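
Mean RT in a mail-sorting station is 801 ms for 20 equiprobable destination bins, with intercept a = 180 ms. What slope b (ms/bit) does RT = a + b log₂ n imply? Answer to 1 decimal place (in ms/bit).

b = (801 − 180) / log₂(20) = 621 / 4.3219 = 143.686 ms/bit.

143.7 ms/bit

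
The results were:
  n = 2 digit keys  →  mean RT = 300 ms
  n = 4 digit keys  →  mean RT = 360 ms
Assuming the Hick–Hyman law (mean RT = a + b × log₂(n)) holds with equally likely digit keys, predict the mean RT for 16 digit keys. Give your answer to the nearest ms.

480 ms

Solve the two-equation system in a and b:
  b = (360 − 300) / (log₂ 4 − log₂ 2) = 60 / (2 − 1) = 60 ms/bit
  a = 300 − 60 × 1 = 240 ms
Then RT(16) = 240 + 60 × log₂ 16 = 240 + 60 × 4 ≈ 480.000 ms.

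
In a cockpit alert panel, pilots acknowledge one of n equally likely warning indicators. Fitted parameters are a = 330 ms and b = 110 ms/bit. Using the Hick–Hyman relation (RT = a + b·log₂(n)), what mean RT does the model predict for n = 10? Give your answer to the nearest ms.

695 ms

log₂(10) = 3.3219 bits, so RT = 330 + 110 × 3.3219 ≈ 695.412 ms.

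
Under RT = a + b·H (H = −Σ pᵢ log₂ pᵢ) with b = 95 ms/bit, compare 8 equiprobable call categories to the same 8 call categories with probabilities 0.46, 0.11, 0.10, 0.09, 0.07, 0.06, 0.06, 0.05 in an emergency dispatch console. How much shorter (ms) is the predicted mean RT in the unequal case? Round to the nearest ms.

Equiprobable entropy H₀ = log₂ 8 = 3.0000 bits.
Skewed entropy H = −Σ pᵢ log₂ pᵢ = 2.4822 bits.
ΔRT = b·(H₀ − H) = 95 × 0.5178 = 49.19 ms.

49 ms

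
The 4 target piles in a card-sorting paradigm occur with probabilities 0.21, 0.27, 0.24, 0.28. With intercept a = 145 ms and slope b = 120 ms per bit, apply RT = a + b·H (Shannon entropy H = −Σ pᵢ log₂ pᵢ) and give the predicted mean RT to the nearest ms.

H = 0.21·log₂(1/0.21) + 0.27·log₂(1/0.27) + 0.24·log₂(1/0.24) + 0.28·log₂(1/0.28) = 1.9912 bits.
RT = 145 + 120 × 1.9912 = 383.94 ms.

384 ms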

-.-.-

**Task description**
The result should be the lines from the line with "The 4 target" to the last line of the material, returned exactly and without any other line.

**Output below**
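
The 4 target piles in a card-sorting paradigm occur with probabilities 0.21, 0.27, 0.24, 0.28. With intercept a = 145 ms and slope b = 120 ms per bit, apply RT = a + b·H (Shannon entropy H = −Σ pᵢ log₂ pᵢ) and give the predicted mean RT to the nearest ms.

H = 0.21·log₂(1/0.21) + 0.27·log₂(1/0.27) + 0.24·log₂(1/0.24) + 0.28·log₂(1/0.28) = 1.9912 bits.
RT = 145 + 120 × 1.9912 = 383.94 ms.

384 ms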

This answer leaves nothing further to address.